Exercise: Only the lines from the one containing "Input (shown between" through the end of the listing are to be transcribed, exactly and with both ends included.

-- Supplied information follows --

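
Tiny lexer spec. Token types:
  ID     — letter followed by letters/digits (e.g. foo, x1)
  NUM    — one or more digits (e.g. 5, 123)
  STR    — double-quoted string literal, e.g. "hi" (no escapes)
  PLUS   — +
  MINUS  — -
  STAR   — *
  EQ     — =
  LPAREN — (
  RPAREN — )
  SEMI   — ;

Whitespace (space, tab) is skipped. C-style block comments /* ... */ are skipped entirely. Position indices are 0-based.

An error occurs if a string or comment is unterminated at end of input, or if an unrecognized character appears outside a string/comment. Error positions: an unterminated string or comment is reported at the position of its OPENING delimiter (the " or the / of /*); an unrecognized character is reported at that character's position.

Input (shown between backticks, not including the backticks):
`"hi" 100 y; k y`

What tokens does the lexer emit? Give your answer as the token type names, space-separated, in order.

pos=0: enter STRING mode
pos=0: emit STR "hi" (now at pos=4)
pos=5: emit NUM '100' (now at pos=8)
pos=9: emit ID 'y' (now at pos=10)
pos=10: emit SEMI ';'
pos=12: emit ID 'k' (now at pos=13)
pos=14: emit ID 'y' (now at pos=15)
DONE. 6 tokens: [STR, NUM, ID, SEMI, ID, ID]

Answer: STR NUM ID SEMI ID ID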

-- Supplied information concluded --

Problem solution:
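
Input (shown between backticks, not including the backticks):
`"hi" 100 y; k y`

What tokens does the lexer emit? Give your answer as the token type names, space-separated, in order.

pos=0: enter STRING mode
pos=0: emit STR "hi" (now at pos=4)
pos=5: emit NUM '100' (now at pos=8)
pos=9: emit ID 'y' (now at pos=10)
pos=10: emit SEMI ';'
pos=12: emit ID 'k' (now at pos=13)
pos=14: emit ID 'y' (now at pos=15)
DONE. 6 tokens: [STR, NUM, ID, SEMI, ID, ID]

Answer: STR NUM ID SEMI ID ID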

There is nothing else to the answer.